EXERCISE - A single stretch of the material below is to be transcribed exactly, starting at the line with "A manipulator must" and ending after the line with "seg 2: a=-3 b=-589/258 c=-8/43 d=427/1032".

'''

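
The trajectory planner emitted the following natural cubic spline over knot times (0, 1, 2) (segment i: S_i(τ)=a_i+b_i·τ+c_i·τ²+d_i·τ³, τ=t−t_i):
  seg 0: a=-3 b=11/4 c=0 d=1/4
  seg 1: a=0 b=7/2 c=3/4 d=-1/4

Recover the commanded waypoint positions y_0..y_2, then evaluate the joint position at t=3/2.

y_0=-3 y_1=0 y_2=4
S(3/2) = 61/32

y_0 = S_0(0) = a_0 = -3
y_1 = S_1(0) = a_1 = 0
y_2 = S_1(1) = 4
t_q=3/2 is in segment 1 (τ=1/2); S_1(τ)=61/32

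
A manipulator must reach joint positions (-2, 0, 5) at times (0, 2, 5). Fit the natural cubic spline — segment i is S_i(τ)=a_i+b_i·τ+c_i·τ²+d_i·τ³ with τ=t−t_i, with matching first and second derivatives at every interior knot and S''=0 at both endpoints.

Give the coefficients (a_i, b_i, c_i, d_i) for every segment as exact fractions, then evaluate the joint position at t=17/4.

  seg 0: a=-2 b=13/15 c=0 d=1/30
  seg 1: a=0 b=19/15 c=1/5 d=-1/45
S(17/4) = 231/64

Δ: Δ0=1, Δ1=5/3
row 1: diag=10, rhs=4; c'=3/10, d'=2/5
back: M1=2/5
M: M0=0, M1=2/5, M2=0
seg 0: a=-2, c=M0/2=0, d=(M1−M0)/(6·2)=1/30, b=Δ0−h0·(2M0+M1)/6=13/15
seg 1: a=0, c=M1/2=1/5, d=(M2−M1)/(6·3)=-1/45, b=Δ1−h1·(2M1+M2)/6=19/15
t_q=17/4 → seg 1, τ=9/4; S=0+19/15·τ+1/5·τ²+-1/45·τ³=231/64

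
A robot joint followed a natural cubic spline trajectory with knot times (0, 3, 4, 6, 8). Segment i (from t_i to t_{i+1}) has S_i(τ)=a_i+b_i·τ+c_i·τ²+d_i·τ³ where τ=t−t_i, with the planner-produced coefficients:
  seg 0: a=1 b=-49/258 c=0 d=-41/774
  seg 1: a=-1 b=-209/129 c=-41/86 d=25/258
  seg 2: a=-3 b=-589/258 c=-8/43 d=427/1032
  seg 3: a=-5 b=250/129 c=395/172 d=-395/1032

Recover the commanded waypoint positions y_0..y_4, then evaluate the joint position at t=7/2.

y_0=1 y_1=-1 y_2=-3 y_3=-5 y_4=5
S(7/2) = -1319/688

y_0 = S_0(0) = a_0 = 1
y_1 = S_1(0) = a_1 = -1
y_2 = S_2(0) = a_2 = -3
y_3 = S_3(0) = a_3 = -5
y_4 = S_3(2) = 5
t_q=7/2 is in segment 1 (τ=1/2); S_1(τ)=-1319/688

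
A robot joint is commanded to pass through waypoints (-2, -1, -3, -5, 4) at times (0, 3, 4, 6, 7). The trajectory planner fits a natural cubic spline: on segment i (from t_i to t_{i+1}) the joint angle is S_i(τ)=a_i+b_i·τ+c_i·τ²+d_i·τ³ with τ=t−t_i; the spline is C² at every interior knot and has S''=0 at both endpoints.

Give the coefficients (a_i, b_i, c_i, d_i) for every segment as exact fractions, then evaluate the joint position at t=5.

Δ: Δ0=1/3, Δ1=-2, Δ2=-1, Δ3=9
row 1: diag=8, rhs=-14; c'=1/8, d'=-7/4
row 2: denom=6−1·1/8=47/8; d'=(6−1·-7/4)/(47/8)=62/47
row 3: denom=6−2·16/47=250/47; d'=(60−2·62/47)/(250/47)=1348/125
back: M3=1348/125
back: M2=62/47−16/47·1348/125=-294/125
back: M1=-7/4−1/8·-294/125=-182/125
M: M0=0, M1=-182/125, M2=-294/125, M3=1348/125, M4=0
seg 0: a=-2, c=M0/2=0, d=(M1−M0)/(6·3)=-91/1125, b=Δ0−h0·(2M0+M1)/6=398/375
seg 1: a=-1, c=M1/2=-91/125, d=(M2−M1)/(6·1)=-56/375, b=Δ1−h1·(2M1+M2)/6=-421/375
seg 2: a=-3, c=M2/2=-147/125, d=(M3−M2)/(6·2)=821/750, b=Δ2−h2·(2M2+M3)/6=-227/75
seg 3: a=-5, c=M3/2=674/125, d=(M4−M3)/(6·1)=-674/375, b=Δ3−h3·(2M3+M4)/6=2027/375
t_q=5 → seg 2, τ=1; S=-3+-227/75·τ+-147/125·τ²+821/750·τ³=-1527/250

  seg 0: a=-2 b=398/375 c=0 d=-91/1125
  seg 1: a=-1 b=-421/375 c=-91/125 d=-56/375
  seg 2: a=-3 b=-227/75 c=-147/125 d=821/750
  seg 3: a=-5 b=2027/375 c=674/125 d=-674/375
S(5) = -1527/250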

'''

ANSWER BELOW -
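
A manipulator must reach joint positions (-2, 0, 5) at times (0, 2, 5). Fit the natural cubic spline — segment i is S_i(τ)=a_i+b_i·τ+c_i·τ²+d_i·τ³ with τ=t−t_i, with matching first and second derivatives at every interior knot and S''=0 at both endpoints.

Give the coefficients (a_i, b_i, c_i, d_i) for every segment as exact fractions, then evaluate the joint position at t=17/4.

  seg 0: a=-2 b=13/15 c=0 d=1/30
  seg 1: a=0 b=19/15 c=1/5 d=-1/45
S(17/4) = 231/64

Δ: Δ0=1, Δ1=5/3
row 1: diag=10, rhs=4; c'=3/10, d'=2/5
back: M1=2/5
M: M0=0, M1=2/5, M2=0
seg 0: a=-2, c=M0/2=0, d=(M1−M0)/(6·2)=1/30, b=Δ0−h0·(2M0+M1)/6=13/15
seg 1: a=0, c=M1/2=1/5, d=(M2−M1)/(6·3)=-1/45, b=Δ1−h1·(2M1+M2)/6=19/15
t_q=17/4 → seg 1, τ=9/4; S=0+19/15·τ+1/5·τ²+-1/45·τ³=231/64

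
A robot joint followed a natural cubic spline trajectory with knot times (0, 3, 4, 6, 8). Segment i (from t_i to t_{i+1}) has S_i(τ)=a_i+b_i·τ+c_i·τ²+d_i·τ³ where τ=t−t_i, with the planner-produced coefficients:
  seg 0: a=1 b=-49/258 c=0 d=-41/774
  seg 1: a=-1 b=-209/129 c=-41/86 d=25/258
  seg 2: a=-3 b=-589/258 c=-8/43 d=427/1032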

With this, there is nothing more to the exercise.